**The records**
┏━━

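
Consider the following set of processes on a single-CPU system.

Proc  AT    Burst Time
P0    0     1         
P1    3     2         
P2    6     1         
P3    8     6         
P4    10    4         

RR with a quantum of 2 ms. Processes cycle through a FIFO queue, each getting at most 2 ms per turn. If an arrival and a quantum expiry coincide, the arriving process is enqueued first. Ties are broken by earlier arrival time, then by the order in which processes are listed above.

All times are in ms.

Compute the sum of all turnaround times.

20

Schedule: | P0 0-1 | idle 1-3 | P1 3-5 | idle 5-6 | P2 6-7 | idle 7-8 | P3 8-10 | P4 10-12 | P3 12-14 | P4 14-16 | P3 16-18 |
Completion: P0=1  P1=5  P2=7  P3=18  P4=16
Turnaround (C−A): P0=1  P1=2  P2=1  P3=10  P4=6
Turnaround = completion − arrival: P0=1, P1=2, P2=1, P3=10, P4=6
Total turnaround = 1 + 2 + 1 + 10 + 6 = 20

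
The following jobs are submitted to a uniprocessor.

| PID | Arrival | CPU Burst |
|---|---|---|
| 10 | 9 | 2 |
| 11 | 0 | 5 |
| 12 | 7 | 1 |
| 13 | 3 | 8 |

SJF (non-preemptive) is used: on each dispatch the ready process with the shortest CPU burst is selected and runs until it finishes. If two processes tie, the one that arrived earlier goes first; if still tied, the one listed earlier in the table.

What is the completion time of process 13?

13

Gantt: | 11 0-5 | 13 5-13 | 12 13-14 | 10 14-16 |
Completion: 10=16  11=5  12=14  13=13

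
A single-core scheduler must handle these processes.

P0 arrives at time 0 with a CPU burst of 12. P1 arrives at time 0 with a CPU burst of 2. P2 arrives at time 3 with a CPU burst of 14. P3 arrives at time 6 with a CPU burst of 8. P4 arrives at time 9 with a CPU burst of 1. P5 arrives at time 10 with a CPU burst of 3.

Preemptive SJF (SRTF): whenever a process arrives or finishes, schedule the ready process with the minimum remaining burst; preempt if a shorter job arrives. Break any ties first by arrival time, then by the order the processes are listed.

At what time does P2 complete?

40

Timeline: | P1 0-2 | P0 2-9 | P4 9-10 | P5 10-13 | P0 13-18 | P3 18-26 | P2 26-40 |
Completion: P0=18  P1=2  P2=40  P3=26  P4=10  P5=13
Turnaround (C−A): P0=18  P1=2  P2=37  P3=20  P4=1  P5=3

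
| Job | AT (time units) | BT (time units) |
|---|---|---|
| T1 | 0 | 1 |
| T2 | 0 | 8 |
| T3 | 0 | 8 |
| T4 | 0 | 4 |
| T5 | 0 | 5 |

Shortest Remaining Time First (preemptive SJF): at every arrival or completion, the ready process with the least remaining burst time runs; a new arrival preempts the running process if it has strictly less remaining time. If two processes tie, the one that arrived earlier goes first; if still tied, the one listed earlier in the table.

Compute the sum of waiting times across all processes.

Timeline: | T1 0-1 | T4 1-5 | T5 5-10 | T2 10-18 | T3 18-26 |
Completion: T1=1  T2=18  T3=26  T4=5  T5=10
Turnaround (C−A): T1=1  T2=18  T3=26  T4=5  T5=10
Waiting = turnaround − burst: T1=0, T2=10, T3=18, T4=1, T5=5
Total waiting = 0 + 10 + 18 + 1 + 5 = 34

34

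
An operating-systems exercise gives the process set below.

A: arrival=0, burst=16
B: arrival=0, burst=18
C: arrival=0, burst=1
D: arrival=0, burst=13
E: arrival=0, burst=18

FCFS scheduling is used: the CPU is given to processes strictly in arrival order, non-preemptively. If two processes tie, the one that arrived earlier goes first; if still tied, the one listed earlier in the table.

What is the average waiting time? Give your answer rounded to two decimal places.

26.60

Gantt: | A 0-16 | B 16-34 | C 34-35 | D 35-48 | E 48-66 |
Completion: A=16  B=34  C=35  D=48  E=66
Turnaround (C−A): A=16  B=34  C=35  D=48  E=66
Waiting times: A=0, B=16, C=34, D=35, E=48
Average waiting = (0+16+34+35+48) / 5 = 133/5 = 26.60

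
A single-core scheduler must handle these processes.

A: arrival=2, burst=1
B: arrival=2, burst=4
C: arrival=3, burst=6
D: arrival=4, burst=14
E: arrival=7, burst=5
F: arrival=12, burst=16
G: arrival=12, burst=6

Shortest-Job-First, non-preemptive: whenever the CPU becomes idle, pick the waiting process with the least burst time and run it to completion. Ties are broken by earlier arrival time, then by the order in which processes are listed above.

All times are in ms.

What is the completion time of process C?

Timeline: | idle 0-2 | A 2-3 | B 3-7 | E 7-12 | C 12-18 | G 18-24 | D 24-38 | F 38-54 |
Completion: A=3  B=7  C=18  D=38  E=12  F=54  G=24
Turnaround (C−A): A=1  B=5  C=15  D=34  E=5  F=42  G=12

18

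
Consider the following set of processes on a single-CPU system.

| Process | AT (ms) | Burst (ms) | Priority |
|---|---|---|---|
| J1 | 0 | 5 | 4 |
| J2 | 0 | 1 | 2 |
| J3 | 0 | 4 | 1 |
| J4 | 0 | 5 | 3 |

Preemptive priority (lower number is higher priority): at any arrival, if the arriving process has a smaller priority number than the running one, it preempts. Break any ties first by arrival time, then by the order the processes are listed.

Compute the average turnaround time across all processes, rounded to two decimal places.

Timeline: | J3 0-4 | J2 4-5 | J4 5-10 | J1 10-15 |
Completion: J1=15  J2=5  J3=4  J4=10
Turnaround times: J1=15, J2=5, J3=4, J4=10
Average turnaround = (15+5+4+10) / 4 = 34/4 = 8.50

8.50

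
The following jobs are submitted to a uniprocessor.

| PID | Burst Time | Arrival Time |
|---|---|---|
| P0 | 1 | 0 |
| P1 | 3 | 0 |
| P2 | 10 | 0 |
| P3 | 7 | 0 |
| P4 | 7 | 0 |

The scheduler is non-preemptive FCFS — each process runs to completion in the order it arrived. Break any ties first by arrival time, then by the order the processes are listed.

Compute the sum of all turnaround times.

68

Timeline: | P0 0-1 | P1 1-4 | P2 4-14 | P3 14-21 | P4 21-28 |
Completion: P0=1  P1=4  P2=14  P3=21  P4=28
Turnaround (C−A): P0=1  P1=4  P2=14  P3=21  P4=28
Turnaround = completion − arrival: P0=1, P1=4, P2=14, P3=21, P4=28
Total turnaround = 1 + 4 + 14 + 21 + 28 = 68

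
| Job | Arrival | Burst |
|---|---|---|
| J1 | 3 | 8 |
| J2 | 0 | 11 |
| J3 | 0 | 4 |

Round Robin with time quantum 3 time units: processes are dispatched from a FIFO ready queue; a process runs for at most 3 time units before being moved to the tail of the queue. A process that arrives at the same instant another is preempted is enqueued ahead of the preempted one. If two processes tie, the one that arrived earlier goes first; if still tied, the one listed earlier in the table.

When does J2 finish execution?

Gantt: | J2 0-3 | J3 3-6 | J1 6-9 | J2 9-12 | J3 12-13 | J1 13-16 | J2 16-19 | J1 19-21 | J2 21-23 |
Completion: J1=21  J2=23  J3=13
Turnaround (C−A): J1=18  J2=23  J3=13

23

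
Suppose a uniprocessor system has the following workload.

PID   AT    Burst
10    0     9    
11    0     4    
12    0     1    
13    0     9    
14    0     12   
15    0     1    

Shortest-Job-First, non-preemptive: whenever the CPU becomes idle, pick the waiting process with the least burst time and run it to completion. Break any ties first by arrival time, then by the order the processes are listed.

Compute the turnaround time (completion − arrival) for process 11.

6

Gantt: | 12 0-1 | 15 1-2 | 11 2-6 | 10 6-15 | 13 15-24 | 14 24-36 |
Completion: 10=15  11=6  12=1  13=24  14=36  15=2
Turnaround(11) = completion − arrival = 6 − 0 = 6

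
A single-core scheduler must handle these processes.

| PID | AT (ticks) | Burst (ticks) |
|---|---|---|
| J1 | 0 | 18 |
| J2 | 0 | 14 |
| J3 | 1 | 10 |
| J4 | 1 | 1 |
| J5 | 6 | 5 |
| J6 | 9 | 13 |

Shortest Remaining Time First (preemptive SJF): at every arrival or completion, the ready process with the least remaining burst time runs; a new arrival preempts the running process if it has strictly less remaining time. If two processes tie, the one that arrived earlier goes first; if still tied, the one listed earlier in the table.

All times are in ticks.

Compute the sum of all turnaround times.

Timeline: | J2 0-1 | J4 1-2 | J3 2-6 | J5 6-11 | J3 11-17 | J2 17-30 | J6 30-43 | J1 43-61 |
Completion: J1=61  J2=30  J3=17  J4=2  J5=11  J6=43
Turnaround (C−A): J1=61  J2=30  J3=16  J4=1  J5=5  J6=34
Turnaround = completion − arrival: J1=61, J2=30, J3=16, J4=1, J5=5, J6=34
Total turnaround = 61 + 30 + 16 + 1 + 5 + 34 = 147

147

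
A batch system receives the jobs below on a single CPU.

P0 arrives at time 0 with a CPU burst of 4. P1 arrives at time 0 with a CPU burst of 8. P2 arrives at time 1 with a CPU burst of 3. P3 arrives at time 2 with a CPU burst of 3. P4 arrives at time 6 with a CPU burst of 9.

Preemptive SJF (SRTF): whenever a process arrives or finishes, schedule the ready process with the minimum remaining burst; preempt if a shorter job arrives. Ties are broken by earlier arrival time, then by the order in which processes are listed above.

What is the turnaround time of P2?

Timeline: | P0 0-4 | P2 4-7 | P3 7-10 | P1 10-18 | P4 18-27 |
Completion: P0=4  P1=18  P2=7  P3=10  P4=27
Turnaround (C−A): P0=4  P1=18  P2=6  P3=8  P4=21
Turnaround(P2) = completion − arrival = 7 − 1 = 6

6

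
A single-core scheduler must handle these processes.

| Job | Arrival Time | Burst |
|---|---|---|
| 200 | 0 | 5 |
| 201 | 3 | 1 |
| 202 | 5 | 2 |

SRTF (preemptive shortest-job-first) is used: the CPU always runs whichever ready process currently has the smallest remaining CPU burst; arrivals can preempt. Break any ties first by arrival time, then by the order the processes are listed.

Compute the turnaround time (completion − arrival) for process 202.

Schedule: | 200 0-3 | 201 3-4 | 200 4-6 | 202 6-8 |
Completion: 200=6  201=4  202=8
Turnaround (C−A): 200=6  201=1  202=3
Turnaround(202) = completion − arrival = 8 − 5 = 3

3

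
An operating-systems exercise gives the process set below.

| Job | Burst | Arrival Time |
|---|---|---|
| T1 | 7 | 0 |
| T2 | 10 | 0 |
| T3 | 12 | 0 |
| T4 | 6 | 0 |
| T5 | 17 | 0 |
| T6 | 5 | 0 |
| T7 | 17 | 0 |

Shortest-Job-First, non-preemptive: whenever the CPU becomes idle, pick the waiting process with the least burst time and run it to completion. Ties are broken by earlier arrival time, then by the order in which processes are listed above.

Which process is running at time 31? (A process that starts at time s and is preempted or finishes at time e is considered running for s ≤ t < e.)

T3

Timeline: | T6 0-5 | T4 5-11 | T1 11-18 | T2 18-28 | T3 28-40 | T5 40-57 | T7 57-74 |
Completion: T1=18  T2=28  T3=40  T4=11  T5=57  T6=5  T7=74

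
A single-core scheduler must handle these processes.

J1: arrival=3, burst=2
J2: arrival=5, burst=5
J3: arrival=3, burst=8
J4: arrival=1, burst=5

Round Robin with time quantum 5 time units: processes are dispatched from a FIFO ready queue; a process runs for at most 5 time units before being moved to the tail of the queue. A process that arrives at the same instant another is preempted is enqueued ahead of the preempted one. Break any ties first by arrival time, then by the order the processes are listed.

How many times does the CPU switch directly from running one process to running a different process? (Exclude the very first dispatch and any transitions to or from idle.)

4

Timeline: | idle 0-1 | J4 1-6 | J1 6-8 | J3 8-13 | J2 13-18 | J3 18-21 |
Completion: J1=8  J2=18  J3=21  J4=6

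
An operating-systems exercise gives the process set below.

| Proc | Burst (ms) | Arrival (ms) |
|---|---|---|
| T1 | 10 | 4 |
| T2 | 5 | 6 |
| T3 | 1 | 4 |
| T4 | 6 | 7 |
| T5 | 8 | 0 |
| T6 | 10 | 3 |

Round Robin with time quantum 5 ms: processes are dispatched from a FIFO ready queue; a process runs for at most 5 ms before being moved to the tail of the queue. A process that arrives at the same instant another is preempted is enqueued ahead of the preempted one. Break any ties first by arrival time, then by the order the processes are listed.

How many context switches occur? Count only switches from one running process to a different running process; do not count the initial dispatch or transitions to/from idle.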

┗━━
┏━━

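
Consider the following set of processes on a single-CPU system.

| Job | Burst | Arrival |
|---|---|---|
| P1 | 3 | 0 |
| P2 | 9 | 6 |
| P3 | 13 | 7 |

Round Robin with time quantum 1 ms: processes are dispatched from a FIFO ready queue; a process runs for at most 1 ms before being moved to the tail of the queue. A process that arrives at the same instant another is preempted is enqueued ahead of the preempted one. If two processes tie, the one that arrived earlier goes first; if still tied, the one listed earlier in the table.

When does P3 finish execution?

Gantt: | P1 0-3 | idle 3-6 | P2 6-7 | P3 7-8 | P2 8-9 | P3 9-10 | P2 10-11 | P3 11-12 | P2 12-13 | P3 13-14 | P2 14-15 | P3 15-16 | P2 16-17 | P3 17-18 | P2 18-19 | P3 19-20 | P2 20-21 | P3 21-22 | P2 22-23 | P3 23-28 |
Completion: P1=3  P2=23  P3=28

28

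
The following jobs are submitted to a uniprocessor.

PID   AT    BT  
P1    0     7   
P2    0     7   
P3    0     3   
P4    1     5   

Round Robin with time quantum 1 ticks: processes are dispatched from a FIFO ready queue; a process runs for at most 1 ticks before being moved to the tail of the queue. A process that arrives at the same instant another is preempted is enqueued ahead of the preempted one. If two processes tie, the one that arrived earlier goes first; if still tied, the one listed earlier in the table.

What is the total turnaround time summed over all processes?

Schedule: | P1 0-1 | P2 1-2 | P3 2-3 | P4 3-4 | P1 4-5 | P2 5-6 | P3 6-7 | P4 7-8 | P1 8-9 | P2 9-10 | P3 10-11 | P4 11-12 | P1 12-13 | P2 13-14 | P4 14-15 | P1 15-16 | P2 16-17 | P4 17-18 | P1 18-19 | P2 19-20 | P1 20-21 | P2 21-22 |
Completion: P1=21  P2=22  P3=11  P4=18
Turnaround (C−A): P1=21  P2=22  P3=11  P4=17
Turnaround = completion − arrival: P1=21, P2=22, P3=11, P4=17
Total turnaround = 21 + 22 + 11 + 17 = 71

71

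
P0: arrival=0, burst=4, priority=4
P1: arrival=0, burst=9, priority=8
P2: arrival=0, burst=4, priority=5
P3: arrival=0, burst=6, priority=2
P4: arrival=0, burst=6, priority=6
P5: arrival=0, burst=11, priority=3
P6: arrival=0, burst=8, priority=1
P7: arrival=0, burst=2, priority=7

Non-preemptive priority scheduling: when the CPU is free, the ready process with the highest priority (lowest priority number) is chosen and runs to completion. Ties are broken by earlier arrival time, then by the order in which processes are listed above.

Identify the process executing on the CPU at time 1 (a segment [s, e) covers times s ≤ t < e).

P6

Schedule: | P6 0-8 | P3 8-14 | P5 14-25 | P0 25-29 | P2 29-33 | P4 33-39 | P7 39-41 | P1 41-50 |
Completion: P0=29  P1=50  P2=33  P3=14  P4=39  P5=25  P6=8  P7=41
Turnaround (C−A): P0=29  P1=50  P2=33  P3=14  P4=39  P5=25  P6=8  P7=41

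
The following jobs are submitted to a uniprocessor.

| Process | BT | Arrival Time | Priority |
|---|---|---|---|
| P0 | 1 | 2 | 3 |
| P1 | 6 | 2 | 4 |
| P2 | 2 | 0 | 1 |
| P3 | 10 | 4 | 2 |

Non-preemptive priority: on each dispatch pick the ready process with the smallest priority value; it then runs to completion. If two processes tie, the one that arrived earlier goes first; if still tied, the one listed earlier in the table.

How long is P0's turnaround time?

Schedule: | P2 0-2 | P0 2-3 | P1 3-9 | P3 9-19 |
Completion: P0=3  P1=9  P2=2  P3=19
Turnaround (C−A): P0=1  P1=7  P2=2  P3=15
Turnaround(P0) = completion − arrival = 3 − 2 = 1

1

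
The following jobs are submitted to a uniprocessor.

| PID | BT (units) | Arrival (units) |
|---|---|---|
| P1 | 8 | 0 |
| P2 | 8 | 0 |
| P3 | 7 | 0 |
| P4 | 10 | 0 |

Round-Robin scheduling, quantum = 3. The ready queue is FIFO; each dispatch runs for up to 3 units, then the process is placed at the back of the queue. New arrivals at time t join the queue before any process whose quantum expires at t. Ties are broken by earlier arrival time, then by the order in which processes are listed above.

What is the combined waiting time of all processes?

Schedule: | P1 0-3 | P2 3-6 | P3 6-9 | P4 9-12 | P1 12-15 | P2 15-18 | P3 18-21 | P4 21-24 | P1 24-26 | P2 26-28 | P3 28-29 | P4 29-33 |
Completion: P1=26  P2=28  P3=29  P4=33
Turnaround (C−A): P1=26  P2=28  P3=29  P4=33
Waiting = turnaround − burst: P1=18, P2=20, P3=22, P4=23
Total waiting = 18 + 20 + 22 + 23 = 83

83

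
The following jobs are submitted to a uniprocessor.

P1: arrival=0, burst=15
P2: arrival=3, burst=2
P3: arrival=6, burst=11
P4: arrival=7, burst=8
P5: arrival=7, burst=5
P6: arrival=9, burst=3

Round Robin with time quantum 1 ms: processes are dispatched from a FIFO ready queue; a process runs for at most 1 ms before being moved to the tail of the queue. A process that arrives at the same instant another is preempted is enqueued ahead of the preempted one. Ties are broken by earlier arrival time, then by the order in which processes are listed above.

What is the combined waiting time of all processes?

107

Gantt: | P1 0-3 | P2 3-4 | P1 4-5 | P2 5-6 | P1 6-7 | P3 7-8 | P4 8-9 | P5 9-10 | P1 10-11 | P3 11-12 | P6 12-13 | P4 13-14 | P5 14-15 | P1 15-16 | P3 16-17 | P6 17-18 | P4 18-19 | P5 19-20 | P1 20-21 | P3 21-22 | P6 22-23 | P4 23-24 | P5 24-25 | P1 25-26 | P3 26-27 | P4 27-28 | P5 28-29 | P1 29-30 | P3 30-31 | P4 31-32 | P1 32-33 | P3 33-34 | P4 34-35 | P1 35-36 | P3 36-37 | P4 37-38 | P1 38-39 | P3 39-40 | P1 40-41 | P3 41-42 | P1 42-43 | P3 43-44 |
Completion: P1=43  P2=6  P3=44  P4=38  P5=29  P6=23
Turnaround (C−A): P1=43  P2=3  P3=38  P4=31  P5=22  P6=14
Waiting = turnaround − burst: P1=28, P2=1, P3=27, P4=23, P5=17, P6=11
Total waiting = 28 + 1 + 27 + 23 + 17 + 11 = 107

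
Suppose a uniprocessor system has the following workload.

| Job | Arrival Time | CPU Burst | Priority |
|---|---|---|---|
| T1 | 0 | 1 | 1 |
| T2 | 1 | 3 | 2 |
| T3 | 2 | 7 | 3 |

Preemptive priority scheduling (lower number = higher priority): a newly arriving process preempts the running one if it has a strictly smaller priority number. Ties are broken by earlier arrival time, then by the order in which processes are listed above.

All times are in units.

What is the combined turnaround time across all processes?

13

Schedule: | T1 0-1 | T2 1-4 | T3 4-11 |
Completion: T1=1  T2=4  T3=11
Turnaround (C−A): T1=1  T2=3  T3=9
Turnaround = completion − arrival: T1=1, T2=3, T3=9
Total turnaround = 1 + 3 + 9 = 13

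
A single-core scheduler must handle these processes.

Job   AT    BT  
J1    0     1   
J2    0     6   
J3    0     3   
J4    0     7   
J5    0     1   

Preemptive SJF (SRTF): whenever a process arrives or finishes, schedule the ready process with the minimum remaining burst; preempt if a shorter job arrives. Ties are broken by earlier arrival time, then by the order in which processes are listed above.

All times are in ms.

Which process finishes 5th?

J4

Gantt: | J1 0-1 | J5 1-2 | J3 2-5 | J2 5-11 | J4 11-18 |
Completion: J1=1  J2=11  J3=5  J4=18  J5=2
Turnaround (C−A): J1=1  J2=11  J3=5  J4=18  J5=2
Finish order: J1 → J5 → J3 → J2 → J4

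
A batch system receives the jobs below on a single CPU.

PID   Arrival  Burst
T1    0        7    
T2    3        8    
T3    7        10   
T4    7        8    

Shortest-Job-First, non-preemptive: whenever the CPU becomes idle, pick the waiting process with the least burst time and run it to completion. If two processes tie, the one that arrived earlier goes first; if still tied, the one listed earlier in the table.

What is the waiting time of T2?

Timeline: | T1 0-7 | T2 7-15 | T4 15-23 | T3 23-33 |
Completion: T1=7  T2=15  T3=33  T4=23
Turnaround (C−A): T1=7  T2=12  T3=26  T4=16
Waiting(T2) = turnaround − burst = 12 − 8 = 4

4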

┗━━
┏━━

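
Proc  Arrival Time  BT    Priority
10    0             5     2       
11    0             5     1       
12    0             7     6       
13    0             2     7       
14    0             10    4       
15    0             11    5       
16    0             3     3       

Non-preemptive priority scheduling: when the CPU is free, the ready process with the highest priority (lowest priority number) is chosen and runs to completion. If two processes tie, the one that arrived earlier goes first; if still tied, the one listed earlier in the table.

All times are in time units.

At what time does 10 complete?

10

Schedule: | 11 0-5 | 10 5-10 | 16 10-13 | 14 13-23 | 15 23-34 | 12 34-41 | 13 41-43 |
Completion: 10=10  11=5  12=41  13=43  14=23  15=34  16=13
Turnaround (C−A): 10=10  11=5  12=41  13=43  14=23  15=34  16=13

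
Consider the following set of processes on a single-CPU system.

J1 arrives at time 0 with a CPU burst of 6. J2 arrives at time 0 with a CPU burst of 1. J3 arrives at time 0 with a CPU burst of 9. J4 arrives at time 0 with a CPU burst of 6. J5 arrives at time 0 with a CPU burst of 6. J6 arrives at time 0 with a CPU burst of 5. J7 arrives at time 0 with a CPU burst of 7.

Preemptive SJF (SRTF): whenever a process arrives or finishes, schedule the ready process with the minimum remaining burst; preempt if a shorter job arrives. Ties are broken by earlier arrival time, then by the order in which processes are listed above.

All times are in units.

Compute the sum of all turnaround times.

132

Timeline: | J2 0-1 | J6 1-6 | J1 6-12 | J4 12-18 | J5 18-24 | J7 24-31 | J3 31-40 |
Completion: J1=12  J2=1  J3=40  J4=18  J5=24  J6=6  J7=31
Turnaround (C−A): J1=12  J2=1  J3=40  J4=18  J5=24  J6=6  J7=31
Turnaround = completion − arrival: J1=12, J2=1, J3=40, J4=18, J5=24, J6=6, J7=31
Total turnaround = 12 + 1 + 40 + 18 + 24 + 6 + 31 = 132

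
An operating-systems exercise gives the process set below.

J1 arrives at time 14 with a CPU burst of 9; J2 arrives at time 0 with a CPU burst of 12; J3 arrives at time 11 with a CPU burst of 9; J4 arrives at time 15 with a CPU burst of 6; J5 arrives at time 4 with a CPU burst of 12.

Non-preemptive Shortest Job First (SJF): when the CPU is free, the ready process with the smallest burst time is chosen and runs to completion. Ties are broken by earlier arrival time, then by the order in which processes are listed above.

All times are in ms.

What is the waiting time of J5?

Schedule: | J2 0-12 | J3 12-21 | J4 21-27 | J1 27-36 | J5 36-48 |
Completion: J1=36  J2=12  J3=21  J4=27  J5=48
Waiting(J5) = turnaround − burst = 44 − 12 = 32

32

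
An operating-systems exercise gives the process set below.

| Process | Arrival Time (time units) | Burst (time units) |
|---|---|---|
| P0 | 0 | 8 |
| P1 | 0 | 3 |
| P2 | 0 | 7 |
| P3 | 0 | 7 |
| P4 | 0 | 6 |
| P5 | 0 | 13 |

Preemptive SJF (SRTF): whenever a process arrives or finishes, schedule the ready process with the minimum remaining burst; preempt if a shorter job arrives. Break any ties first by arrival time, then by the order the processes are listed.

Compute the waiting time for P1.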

┗━━

**Work instruction**
Above are some lines. Repeat exactly, and only, those from the line that has "Arrival | Burst |" through the line that has "to completion. Break".

**Exercise answer**
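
| Job | Arrival | Burst |
|---|---|---|
| J1 | 3 | 8 |
| J2 | 0 | 11 |
| J3 | 0 | 4 |

Round Robin with time quantum 3 time units: processes are dispatched from a FIFO ready queue; a process runs for at most 3 time units before being moved to the tail of the queue. A process that arrives at the same instant another is preempted is enqueued ahead of the preempted one. If two processes tie, the one that arrived earlier goes first; if still tied, the one listed earlier in the table.

When does J2 finish execution?

Gantt: | J2 0-3 | J3 3-6 | J1 6-9 | J2 9-12 | J3 12-13 | J1 13-16 | J2 16-19 | J1 19-21 | J2 21-23 |
Completion: J1=21  J2=23  J3=13
Turnaround (C−A): J1=18  J2=23  J3=13

23

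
Suppose a uniprocessor system has the following workload.

PID   AT    Burst
10    0     9    
11    0     4    
12    0     1    
13    0     9    
14    0     12   
15    0     1    

Shortest-Job-First, non-preemptive: whenever the CPU becomes idle, pick the waiting process with the least burst time and run it to completion. Break any ties first by arrival time, then by the order the processes are listed.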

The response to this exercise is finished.